**Task requirements:** One number is the full answer: how many lines in the records contain the word "none"?

Dataset extract START

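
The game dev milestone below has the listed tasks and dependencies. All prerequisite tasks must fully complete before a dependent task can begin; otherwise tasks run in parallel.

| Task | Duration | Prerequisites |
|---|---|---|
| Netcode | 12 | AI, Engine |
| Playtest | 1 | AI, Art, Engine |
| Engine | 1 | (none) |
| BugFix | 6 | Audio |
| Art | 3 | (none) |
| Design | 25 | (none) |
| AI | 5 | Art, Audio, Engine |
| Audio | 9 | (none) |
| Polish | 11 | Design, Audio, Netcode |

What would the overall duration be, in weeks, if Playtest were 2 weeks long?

37

As given, the longest chain is Audio→AI→Netcode→Polish = 9+5+12+11 = 37, so the finish is 37 weeks.
Playtest is off the critical path — its longest chain is 15 weeks, giving 22 of slack.
That remains the longest chain; total 37 weeks.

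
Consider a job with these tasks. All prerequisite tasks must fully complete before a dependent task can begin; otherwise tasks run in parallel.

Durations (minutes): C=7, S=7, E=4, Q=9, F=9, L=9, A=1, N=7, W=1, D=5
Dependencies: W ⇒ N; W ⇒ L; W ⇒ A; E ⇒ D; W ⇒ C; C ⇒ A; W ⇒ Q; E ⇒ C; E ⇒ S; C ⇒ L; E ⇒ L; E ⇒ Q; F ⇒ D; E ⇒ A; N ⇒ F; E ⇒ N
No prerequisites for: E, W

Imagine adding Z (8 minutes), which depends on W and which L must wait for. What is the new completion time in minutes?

Originally the job takes 25 minutes.
With Z inserted, L now waits for max(E, C, W, Z).
New critical path: E→N→F→D = 4+7+9+5 = 25 ⇒ 25 minutes.

25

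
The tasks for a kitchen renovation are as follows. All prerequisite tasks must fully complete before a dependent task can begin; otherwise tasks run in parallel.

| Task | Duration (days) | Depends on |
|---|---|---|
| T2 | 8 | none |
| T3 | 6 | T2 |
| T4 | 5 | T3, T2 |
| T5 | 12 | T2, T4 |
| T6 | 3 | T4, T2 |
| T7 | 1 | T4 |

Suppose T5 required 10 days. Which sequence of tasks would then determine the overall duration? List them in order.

T2, T3, T4, T5

The binding path is T2→T3→T4→T5 = 8+6+5+12 = 31; finish at 31 days.
Since T5 is critical, the -2 change carries straight to that chain (now 29 days).
The critical path is still T2→T3→T4→T5; finish is now 29 days.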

Dataset extract END

**Response for this exercise:** 5